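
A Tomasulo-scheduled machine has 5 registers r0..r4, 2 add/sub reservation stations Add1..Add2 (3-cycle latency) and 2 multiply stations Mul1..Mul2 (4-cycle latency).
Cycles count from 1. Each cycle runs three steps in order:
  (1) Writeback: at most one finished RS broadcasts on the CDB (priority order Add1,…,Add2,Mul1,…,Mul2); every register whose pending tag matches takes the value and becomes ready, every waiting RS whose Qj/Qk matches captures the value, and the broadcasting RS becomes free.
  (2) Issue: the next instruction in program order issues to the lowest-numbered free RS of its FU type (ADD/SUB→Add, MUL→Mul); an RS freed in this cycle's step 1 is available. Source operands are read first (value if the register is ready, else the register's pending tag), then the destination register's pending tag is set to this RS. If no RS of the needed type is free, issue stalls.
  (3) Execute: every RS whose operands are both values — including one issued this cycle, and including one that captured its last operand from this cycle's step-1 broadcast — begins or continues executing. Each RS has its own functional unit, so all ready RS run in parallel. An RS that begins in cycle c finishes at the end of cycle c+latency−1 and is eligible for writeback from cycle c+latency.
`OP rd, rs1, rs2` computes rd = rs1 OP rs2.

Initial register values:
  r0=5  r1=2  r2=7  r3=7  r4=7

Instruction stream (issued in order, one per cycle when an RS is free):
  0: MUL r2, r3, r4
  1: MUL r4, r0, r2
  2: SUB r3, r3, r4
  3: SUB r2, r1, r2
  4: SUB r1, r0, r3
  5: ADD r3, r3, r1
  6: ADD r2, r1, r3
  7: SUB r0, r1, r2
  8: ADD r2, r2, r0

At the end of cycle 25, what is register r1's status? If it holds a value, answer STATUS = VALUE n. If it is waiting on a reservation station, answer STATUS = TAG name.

cycle 1: issue MUL r2<-Mul1 // r0:5,r1:2,r2:Mul1,r3:7,r4:7
cycle 2: issue MUL r4<-Mul2 // r0:5,r1:2,r2:Mul1,r3:7,r4:Mul2
cycle 3: issue SUB r3<-Add1 // r0:5,r1:2,r2:Mul1,r3:Add1,r4:Mul2
cycle 4: issue SUB r2<-Add2 // r0:5,r1:2,r2:Add2,r3:Add1,r4:Mul2
cycle 5: CDB Mul1=49; stall // r0:5,r1:2,r2:Add2,r3:Add1,r4:Mul2
cycle 6: stall // r0:5,r1:2,r2:Add2,r3:Add1,r4:Mul2
cycle 7: stall // r0:5,r1:2,r2:Add2,r3:Add1,r4:Mul2
cycle 8: CDB Add2=-47; issue SUB r1<-Add2 // r0:5,r1:Add2,r2:-47,r3:Add1,r4:Mul2
cycle 9: CDB Mul2=245; stall // r0:5,r1:Add2,r2:-47,r3:Add1,r4:245
cycle 10: stall // r0:5,r1:Add2,r2:-47,r3:Add1,r4:245
cycle 11: stall // r0:5,r1:Add2,r2:-47,r3:Add1,r4:245
cycle 12: CDB Add1=-238; issue ADD r3<-Add1 // r0:5,r1:Add2,r2:-47,r3:Add1,r4:245
cycle 13: stall // r0:5,r1:Add2,r2:-47,r3:Add1,r4:245
cycle 14: stall // r0:5,r1:Add2,r2:-47,r3:Add1,r4:245
cycle 15: CDB Add2=243; issue ADD r2<-Add2 // r0:5,r1:243,r2:Add2,r3:Add1,r4:245
cycle 16: stall // r0:5,r1:243,r2:Add2,r3:Add1,r4:245
cycle 17: stall // r0:5,r1:243,r2:Add2,r3:Add1,r4:245
cycle 18: CDB Add1=5; issue SUB r0<-Add1 // r0:Add1,r1:243,r2:Add2,r3:5,r4:245
cycle 19: stall // r0:Add1,r1:243,r2:Add2,r3:5,r4:245
cycle 20: stall // r0:Add1,r1:243,r2:Add2,r3:5,r4:245
cycle 21: CDB Add2=248; issue ADD r2<-Add2 // r0:Add1,r1:243,r2:Add2,r3:5,r4:245
cycle 22: - // r0:Add1,r1:243,r2:Add2,r3:5,r4:245
cycle 23: - // r0:Add1,r1:243,r2:Add2,r3:5,r4:245
cycle 24: CDB Add1=-5 // r0:-5,r1:243,r2:Add2,r3:5,r4:245
cycle 25: - // r0:-5,r1:243,r2:Add2,r3:5,r4:245

STATUS = VALUE 243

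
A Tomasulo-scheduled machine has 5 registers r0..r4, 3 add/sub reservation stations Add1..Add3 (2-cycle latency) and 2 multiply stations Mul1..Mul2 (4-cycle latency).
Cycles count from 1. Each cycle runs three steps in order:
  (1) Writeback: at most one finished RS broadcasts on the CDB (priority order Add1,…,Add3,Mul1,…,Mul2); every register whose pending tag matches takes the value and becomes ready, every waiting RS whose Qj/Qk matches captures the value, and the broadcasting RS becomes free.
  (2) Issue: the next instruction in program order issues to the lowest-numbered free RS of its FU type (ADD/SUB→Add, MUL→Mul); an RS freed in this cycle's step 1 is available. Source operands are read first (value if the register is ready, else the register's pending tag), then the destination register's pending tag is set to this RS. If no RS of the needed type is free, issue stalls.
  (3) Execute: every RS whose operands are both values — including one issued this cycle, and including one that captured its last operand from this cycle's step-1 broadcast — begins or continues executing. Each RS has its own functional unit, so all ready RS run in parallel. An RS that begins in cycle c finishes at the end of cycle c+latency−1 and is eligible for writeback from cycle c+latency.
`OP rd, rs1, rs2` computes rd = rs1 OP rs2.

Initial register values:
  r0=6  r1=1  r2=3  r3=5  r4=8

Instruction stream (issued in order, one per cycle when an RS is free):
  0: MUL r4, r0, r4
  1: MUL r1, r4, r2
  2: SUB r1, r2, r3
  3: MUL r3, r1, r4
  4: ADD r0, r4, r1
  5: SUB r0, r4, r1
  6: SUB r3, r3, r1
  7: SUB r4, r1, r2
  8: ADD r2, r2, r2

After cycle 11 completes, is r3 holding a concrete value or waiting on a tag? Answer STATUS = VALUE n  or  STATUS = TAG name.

c1: issue MUL r4<-Mul1 | r0:6,r1:1,r2:3,r3:5,r4:Mul1
c2: issue MUL r1<-Mul2 | r0:6,r1:Mul2,r2:3,r3:5,r4:Mul1
c3: issue SUB r1<-Add1 | r0:6,r1:Add1,r2:3,r3:5,r4:Mul1
c4: stall | r0:6,r1:Add1,r2:3,r3:5,r4:Mul1
c5: CDB Add1=-2; stall | r0:6,r1:-2,r2:3,r3:5,r4:Mul1
c6: CDB Mul1=48; issue MUL r3<-Mul1 | r0:6,r1:-2,r2:3,r3:Mul1,r4:48
c7: issue ADD r0<-Add1 | r0:Add1,r1:-2,r2:3,r3:Mul1,r4:48
c8: issue SUB r0<-Add2 | r0:Add2,r1:-2,r2:3,r3:Mul1,r4:48
c9: CDB Add1=46; issue SUB r3<-Add1 | r0:Add2,r1:-2,r2:3,r3:Add1,r4:48
c10: CDB Add2=50; issue SUB r4<-Add2 | r0:50,r1:-2,r2:3,r3:Add1,r4:Add2
c11: CDB Mul1=-96; issue ADD r2<-Add3 | r0:50,r1:-2,r2:Add3,r3:Add1,r4:Add2

STATUS = TAG Add1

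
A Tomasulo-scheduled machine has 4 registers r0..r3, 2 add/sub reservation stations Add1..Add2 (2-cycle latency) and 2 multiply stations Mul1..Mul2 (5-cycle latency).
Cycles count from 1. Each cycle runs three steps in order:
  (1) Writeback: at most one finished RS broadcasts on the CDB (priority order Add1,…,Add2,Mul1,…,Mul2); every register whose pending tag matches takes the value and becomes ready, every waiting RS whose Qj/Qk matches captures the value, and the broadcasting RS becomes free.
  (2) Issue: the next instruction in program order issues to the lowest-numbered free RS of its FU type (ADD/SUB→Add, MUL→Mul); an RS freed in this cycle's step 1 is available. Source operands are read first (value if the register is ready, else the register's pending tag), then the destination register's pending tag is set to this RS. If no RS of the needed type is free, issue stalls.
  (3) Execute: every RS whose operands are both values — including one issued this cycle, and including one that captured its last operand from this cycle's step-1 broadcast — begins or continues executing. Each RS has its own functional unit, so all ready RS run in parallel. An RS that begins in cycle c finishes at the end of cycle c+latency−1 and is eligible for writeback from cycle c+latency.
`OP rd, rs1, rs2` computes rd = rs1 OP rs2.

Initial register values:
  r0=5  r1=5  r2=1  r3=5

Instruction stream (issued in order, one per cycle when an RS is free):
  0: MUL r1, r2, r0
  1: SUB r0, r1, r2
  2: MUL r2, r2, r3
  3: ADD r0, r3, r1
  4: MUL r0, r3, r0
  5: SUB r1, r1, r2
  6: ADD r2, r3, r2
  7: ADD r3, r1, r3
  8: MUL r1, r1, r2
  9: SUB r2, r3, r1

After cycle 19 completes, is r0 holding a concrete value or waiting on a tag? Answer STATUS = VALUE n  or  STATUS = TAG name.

STATUS = VALUE 50

  c1: issue MUL r1<-Mul1  regs: r0:5,r1:Mul1,r2:1,r3:5
  c2: issue SUB r0<-Add1  regs: r0:Add1,r1:Mul1,r2:1,r3:5
  c3: issue MUL r2<-Mul2  regs: r0:Add1,r1:Mul1,r2:Mul2,r3:5
  c4: issue ADD r0<-Add2  regs: r0:Add2,r1:Mul1,r2:Mul2,r3:5
  c5: stall  regs: r0:Add2,r1:Mul1,r2:Mul2,r3:5
  c6: CDB Mul1=5; issue MUL r0<-Mul1  regs: r0:Mul1,r1:5,r2:Mul2,r3:5
  c7: stall  regs: r0:Mul1,r1:5,r2:Mul2,r3:5
  c8: CDB Add1=4; issue SUB r1<-Add1  regs: r0:Mul1,r1:Add1,r2:Mul2,r3:5
  c9: CDB Add2=10; issue ADD r2<-Add2  regs: r0:Mul1,r1:Add1,r2:Add2,r3:5
  c10: CDB Mul2=5; stall  regs: r0:Mul1,r1:Add1,r2:Add2,r3:5
  c11: stall  regs: r0:Mul1,r1:Add1,r2:Add2,r3:5
  c12: CDB Add1=0; issue ADD r3<-Add1  regs: r0:Mul1,r1:0,r2:Add2,r3:Add1
  c13: CDB Add2=10; issue MUL r1<-Mul2  regs: r0:Mul1,r1:Mul2,r2:10,r3:Add1
  c14: CDB Add1=5; issue SUB r2<-Add1  regs: r0:Mul1,r1:Mul2,r2:Add1,r3:5
  c15: CDB Mul1=50  regs: r0:50,r1:Mul2,r2:Add1,r3:5
  c16: -  regs: r0:50,r1:Mul2,r2:Add1,r3:5
  c17: -  regs: r0:50,r1:Mul2,r2:Add1,r3:5
  c18: CDB Mul2=0  regs: r0:50,r1:0,r2:Add1,r3:5
  c19: -  regs: r0:50,r1:0,r2:Add1,r3:5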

○ ○ ○

» **TASK TO CARRY OUT**
Using the entries above, output exactly the lines between the line holding "A Tomasulo-scheduled machine has 5 registers r0..r4, 3" and the line holding "(priority order Add1,…,Add3,Mul1,…,Mul2);", end lines included, and nothing more.

» **RESULT OF THE EXERCISE**
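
A Tomasulo-scheduled machine has 5 registers r0..r4, 3 add/sub reservation stations Add1..Add3 (2-cycle latency) and 2 multiply stations Mul1..Mul2 (4-cycle latency).
Cycles count from 1. Each cycle runs three steps in order:
  (1) Writeback: at most one finished RS broadcasts on the CDB (priority order Add1,…,Add3,Mul1,…,Mul2); every register whose pending tag matches takes the value and becomes ready, every waiting RS whose Qj/Qk matches captures the value, and the broadcasting RS becomes free.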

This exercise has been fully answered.